*** Opening of Material provided ***

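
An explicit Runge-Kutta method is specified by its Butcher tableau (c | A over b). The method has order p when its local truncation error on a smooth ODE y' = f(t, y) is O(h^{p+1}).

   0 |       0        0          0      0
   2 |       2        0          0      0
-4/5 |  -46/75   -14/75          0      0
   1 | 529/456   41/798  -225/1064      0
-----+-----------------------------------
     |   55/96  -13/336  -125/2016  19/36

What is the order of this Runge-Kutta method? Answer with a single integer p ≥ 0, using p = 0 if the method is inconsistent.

4

b = (55/96, -13/336, -125/2016, 19/36)
c = (0, 2, -4/5, 1)
Ac = (0, 0, -28/75, 31/114)
Σ b_i: 55/96·1 + (-13/336)·1 + (-125/2016)·1 + 19/36·1 = 1 ✓
b·c: (-13/336)·2 + (-125/2016)·(-4/5) + 19/36·1 = 1/2 ✓
b·c²: (-13/336)·4 + (-125/2016)·16/25 + 19/36·1 = 1/3 ✓
b·Ac: (-125/2016)·(-28/75) + 19/36·31/114 = 1/6 ✓
b·c³: (-13/336)·8 + (-125/2016)·(-64/125) + 19/36·1 = 1/4 ✓
b·(c∘Ac): (-125/2016)·112/375 + 19/36·31/114 = 1/8 ✓
b·Ac²: (-125/2016)·(-56/75) + 19/36·4/57 = 1/12 ✓
b·A²c: 19/36·3/38 = 1/24 ✓; 4 stages ⇒ order 4.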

*** Close of Material provided ***

▶ _Task description_
Whatever the entries above contain, reproduce all of them exactly.

▶ _Response box_
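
An explicit Runge-Kutta method is specified by its Butcher tableau (c | A over b). The method has order p when its local truncation error on a smooth ODE y' = f(t, y) is O(h^{p+1}).

   0 |       0        0          0      0
   2 |       2        0          0      0
-4/5 |  -46/75   -14/75          0      0
   1 | 529/456   41/798  -225/1064      0
-----+-----------------------------------
     |   55/96  -13/336  -125/2016  19/36

What is the order of this Runge-Kutta method? Answer with a single integer p ≥ 0, using p = 0 if the method is inconsistent.

4

b = (55/96, -13/336, -125/2016, 19/36)
c = (0, 2, -4/5, 1)
Ac = (0, 0, -28/75, 31/114)
Σ b_i: 55/96·1 + (-13/336)·1 + (-125/2016)·1 + 19/36·1 = 1 ✓
b·c: (-13/336)·2 + (-125/2016)·(-4/5) + 19/36·1 = 1/2 ✓
b·c²: (-13/336)·4 + (-125/2016)·16/25 + 19/36·1 = 1/3 ✓
b·Ac: (-125/2016)·(-28/75) + 19/36·31/114 = 1/6 ✓
b·c³: (-13/336)·8 + (-125/2016)·(-64/125) + 19/36·1 = 1/4 ✓
b·(c∘Ac): (-125/2016)·112/375 + 19/36·31/114 = 1/8 ✓
b·Ac²: (-125/2016)·(-56/75) + 19/36·4/57 = 1/12 ✓
b·A²c: 19/36·3/38 = 1/24 ✓; 4 stages ⇒ order 4.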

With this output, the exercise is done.